◆ **PROVIDED DATA**

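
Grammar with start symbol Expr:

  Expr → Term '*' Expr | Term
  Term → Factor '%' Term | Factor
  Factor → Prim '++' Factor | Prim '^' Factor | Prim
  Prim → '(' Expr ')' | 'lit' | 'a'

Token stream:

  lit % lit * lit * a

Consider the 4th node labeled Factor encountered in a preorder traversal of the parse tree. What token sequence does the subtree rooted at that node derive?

[Expr [Term [Factor [Prim lit]] % [Term [Factor [Prim lit]]]] * [Expr [Term [Factor [Prim lit]]] * [Expr [Term [Factor [Prim a]]]]]]

a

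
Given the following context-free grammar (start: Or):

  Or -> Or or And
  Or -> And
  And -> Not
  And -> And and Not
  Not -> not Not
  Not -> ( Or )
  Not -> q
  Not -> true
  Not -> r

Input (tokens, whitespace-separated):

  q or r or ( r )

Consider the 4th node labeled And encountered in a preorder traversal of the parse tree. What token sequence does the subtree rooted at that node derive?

[Or [Or [Or [And [Not q]]] or [And [Not r]]] or [And [Not ( [Or [And [Not r]]] )]]]

r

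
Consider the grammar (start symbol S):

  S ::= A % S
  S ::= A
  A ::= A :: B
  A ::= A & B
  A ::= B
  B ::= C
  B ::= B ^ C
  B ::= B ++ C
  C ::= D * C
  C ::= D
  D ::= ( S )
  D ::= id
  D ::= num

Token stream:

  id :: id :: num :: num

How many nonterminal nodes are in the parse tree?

[S [A [A [A [A [B [C [D id]]]] :: [B [C [D id]]]] :: [B [C [D num]]]] :: [B [C [D num]]]]]

17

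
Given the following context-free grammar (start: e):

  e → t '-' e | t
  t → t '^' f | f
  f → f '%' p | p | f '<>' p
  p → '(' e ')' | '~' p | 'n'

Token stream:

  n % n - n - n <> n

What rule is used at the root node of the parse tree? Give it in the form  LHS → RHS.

e → t '-' e

[e [t [f [f [p n]] % [p n]]] - [e [t [f [p n]]] - [e [t [f [f [p n]] <> [p n]]]]]]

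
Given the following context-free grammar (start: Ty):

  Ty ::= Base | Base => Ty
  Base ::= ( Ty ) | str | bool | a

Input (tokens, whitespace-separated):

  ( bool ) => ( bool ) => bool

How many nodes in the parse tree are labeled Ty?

[Ty [Base ( [Ty [Base bool]] )] => [Ty [Base ( [Ty [Base bool]] )] => [Ty [Base bool]]]]

5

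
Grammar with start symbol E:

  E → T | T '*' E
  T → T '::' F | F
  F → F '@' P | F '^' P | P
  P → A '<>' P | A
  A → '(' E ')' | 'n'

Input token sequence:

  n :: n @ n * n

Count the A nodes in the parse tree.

[E [T [T [F [P [A n]]]] :: [F [F [P [A n]]] @ [P [A n]]]] * [E [T [F [P [A n]]]]]]

4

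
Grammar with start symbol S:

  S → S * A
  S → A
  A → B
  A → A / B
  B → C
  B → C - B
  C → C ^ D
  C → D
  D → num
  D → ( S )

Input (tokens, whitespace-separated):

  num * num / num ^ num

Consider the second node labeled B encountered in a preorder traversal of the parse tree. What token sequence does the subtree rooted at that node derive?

num

[S [S [A [B [C [D num]]]]] * [A [A [B [C [D num]]]] / [B [C [C [D num]] ^ [D num]]]]]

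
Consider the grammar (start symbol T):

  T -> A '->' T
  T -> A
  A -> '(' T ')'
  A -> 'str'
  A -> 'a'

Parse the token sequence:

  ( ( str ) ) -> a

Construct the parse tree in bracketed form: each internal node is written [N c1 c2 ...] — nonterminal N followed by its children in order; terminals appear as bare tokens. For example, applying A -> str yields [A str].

T
A -> T
( T ) -> T
( A ) -> T
( ( T ) ) -> T
( ( A ) ) -> T
( ( str ) ) -> T
( ( str ) ) -> A
( ( str ) ) -> a

[T [A ( [T [A ( [T [A str]] )]] )] -> [T [A a]]]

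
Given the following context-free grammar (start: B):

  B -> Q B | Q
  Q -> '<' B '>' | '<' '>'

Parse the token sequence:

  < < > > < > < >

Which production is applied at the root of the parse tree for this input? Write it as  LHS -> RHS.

B -> Q B

[B [Q < [B [Q < >]] >] [B [Q < >] [B [Q < >]]]]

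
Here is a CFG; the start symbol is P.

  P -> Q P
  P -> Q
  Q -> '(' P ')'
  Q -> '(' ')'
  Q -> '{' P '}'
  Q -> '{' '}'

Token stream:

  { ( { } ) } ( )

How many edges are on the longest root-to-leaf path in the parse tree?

[P [Q { [P [Q ( [P [Q { }]] )]] }] [P [Q ( )]]]

6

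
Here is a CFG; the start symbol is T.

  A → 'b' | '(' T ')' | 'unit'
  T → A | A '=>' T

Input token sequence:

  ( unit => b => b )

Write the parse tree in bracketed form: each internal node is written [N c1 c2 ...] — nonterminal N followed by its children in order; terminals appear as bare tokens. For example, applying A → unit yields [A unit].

[T [A ( [T [A unit] => [T [A b] => [T [A b]]]] )]]

T
A
( T )
( A => T )
( unit => T )
( unit => A => T )
( unit => b => T )
( unit => b => A )
( unit => b => b )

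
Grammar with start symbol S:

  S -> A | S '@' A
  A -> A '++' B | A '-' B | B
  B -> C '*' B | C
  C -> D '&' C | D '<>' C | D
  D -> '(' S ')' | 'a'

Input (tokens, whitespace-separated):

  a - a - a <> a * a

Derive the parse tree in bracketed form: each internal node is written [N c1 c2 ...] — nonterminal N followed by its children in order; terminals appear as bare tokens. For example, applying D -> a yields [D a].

[S [A [A [A [B [C [D a]]]] - [B [C [D a]]]] - [B [C [D a] <> [C [D a]]] * [B [C [D a]]]]]]

S
A
A - B
A - B - B
B - B - B
C - B - B
D - B - B
a - B - B
a - C - B
a - D - B
a - a - B
a - a - C * B
a - a - D <> C * B
a - a - a <> C * B
a - a - a <> D * B
a - a - a <> a * B
a - a - a <> a * C
a - a - a <> a * D
a - a - a <> a * a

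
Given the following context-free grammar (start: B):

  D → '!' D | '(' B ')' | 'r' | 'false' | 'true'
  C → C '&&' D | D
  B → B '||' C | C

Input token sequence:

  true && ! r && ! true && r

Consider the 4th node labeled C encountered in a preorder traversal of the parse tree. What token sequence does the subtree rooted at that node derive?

[B [C [C [C [C [D true]] && [D ! [D r]]] && [D ! [D true]]] && [D r]]]

true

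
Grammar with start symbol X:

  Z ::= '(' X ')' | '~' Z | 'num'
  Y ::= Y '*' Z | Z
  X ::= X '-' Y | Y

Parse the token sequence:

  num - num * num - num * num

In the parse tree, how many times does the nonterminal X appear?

[X [X [X [Y [Z num]]] - [Y [Y [Z num]] * [Z num]]] - [Y [Y [Z num]] * [Z num]]]

3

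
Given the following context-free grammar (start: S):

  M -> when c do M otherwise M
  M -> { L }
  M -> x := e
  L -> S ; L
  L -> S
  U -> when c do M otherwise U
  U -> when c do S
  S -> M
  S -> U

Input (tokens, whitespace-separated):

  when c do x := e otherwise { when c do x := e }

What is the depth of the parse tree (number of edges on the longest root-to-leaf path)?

[S [M when c do [M x := e] otherwise [M { [L [S [U when c do [S [M x := e]]]]] }]]]

8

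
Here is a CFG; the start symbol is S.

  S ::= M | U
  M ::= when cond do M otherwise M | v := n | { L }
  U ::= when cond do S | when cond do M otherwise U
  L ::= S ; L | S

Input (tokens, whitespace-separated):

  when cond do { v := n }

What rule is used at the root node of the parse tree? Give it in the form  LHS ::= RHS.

[S [U when cond do [S [M { [L [S [M v := n]]] }]]]]

S ::= U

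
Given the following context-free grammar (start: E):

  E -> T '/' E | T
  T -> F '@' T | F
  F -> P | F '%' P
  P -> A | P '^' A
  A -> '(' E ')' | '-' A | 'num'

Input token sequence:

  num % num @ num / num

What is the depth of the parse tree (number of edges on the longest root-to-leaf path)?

[E [T [F [F [P [A num]]] % [P [A num]]] @ [T [F [P [A num]]]]] / [E [T [F [P [A num]]]]]]

6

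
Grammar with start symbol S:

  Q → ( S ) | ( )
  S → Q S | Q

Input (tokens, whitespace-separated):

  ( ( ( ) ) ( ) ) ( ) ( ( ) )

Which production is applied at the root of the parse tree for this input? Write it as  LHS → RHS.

S → Q S

[S [Q ( [S [Q ( [S [Q ( )]] )] [S [Q ( )]]] )] [S [Q ( )] [S [Q ( [S [Q ( )]] )]]]]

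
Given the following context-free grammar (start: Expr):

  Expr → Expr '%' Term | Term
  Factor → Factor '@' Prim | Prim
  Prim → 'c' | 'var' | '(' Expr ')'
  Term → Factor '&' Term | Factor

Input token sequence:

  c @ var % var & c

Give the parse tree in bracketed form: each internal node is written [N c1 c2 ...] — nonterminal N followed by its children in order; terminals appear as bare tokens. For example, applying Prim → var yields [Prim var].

Expr
Expr % Term
Term % Term
Factor % Term
Factor @ Prim % Term
Prim @ Prim % Term
c @ Prim % Term
c @ var % Term
c @ var % Factor & Term
c @ var % Prim & Term
c @ var % var & Term
c @ var % var & Factor
c @ var % var & Prim
c @ var % var & c

[Expr [Expr [Term [Factor [Factor [Prim c]] @ [Prim var]]]] % [Term [Factor [Prim var]] & [Term [Factor [Prim c]]]]]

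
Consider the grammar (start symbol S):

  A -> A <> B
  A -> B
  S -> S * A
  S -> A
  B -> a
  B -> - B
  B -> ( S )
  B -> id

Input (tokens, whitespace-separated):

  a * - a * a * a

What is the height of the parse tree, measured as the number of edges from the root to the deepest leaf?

[S [S [S [S [A [B a]]] * [A [B - [B a]]]] * [A [B a]]] * [A [B a]]]

6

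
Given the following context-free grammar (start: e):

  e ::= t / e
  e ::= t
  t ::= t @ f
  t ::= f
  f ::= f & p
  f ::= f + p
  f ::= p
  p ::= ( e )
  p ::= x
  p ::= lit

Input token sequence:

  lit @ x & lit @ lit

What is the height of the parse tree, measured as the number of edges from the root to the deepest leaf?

[e [t [t [t [f [p lit]]] @ [f [f [p x]] & [p lit]]] @ [f [p lit]]]]

6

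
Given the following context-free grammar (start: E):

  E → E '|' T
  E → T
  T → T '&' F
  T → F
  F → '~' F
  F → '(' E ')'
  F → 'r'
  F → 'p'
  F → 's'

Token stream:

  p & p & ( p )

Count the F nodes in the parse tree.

4

[E [T [T [T [F p]] & [F p]] & [F ( [E [T [F p]]] )]]]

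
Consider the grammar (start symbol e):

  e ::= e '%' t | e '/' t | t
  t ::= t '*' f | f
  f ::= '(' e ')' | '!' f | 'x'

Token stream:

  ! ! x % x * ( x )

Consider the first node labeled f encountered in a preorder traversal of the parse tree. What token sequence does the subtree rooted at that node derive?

[e [e [t [f ! [f ! [f x]]]]] % [t [t [f x]] * [f ( [e [t [f x]]] )]]]

! ! x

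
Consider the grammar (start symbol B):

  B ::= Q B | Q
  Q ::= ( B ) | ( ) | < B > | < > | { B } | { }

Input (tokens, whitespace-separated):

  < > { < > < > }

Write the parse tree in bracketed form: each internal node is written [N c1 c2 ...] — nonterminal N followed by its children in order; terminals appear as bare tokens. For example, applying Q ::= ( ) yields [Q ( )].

[B [Q < >] [B [Q { [B [Q < >] [B [Q < >]]] }]]]

B
Q B
< > B
< > Q
< > { B }
< > { Q B }
< > { < > B }
< > { < > Q }
< > { < > < > }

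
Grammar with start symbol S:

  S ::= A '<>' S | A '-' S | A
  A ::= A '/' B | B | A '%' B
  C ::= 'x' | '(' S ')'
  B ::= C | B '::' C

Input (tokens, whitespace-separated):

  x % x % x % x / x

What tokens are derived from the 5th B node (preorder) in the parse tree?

x

[S [A [A [A [A [A [B [C x]]] % [B [C x]]] % [B [C x]]] % [B [C x]]] / [B [C x]]]]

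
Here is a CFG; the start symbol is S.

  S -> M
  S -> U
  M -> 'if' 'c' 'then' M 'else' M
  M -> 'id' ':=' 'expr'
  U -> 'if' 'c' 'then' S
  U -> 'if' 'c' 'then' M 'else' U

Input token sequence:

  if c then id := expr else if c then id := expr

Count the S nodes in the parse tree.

[S [U if c then [M id := expr] else [U if c then [S [M id := expr]]]]]

2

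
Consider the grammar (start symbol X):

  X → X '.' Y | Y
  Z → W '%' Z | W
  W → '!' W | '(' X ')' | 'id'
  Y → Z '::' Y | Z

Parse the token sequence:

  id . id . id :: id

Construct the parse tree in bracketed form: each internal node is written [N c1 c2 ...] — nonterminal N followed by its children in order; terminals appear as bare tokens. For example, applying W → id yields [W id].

X
X . Y
X . Y . Y
Y . Y . Y
Z . Y . Y
W . Y . Y
id . Y . Y
id . Z . Y
id . W . Y
id . id . Y
id . id . Z :: Y
id . id . W :: Y
id . id . id :: Y
id . id . id :: Z
id . id . id :: W
id . id . id :: id

[X [X [X [Y [Z [W id]]]] . [Y [Z [W id]]]] . [Y [Z [W id]] :: [Y [Z [W id]]]]]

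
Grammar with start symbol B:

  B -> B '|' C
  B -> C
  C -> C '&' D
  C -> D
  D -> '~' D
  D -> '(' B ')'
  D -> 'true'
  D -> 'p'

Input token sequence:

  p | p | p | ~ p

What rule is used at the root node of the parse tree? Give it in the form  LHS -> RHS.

B -> B '|' C

[B [B [B [B [C [D p]]] | [C [D p]]] | [C [D p]]] | [C [D ~ [D p]]]]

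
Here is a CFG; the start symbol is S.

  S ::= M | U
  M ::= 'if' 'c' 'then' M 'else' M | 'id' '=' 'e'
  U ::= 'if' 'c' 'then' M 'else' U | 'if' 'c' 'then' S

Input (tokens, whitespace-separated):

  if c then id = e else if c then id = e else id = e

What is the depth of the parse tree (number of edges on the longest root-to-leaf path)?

4

[S [M if c then [M id = e] else [M if c then [M id = e] else [M id = e]]]]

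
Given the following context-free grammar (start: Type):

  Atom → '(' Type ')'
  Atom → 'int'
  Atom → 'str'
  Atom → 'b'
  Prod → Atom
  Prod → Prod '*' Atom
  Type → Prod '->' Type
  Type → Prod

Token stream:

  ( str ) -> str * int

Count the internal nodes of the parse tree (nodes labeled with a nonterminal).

[Type [Prod [Atom ( [Type [Prod [Atom str]]] )]] -> [Type [Prod [Prod [Atom str]] * [Atom int]]]]

11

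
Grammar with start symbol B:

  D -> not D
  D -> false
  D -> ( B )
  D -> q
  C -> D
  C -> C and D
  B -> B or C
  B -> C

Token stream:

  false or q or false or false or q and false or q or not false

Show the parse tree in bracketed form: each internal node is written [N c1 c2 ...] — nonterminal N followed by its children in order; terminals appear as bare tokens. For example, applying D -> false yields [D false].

[B [B [B [B [B [B [B [C [D false]]] or [C [D q]]] or [C [D false]]] or [C [D false]]] or [C [C [D q]] and [D false]]] or [C [D q]]] or [C [D not [D false]]]]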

◆ **ACTION ITEM**
Copy the material above word for word, taking the first line, the line containing "q or r or ( r )", and every line between them, and nothing else.

◆ **SOLUTION FOR THIS TASK**
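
Grammar with start symbol Expr:

  Expr → Term '*' Expr | Term
  Term → Factor '%' Term | Factor
  Factor → Prim '++' Factor | Prim '^' Factor | Prim
  Prim → '(' Expr ')' | 'lit' | 'a'

Token stream:

  lit % lit * lit * a

Consider the 4th node labeled Factor encountered in a preorder traversal of the parse tree. What token sequence does the subtree rooted at that node derive?

[Expr [Term [Factor [Prim lit]] % [Term [Factor [Prim lit]]]] * [Expr [Term [Factor [Prim lit]]] * [Expr [Term [Factor [Prim a]]]]]]

a

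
Given the following context-free grammar (start: Or):

  Or -> Or or And
  Or -> And
  And -> Not
  And -> And and Not
  Not -> not Not
  Not -> ( Or )
  Not -> q
  Not -> true
  Not -> r

Input (tokens, whitespace-separated):

  q or r or ( r )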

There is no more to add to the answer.